### Task details
The job is to output each record again, character for character.

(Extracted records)
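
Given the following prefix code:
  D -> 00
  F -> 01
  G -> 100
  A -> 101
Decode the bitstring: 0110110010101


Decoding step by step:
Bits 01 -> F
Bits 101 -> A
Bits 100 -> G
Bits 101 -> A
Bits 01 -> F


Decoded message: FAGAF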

### Expected answer
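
Given the following prefix code:
  D -> 00
  F -> 01
  G -> 100
  A -> 101
Decode the bitstring: 0110110010101


Decoding step by step:
Bits 01 -> F
Bits 101 -> A
Bits 100 -> G
Bits 101 -> A
Bits 01 -> F


Decoded message: FAGAF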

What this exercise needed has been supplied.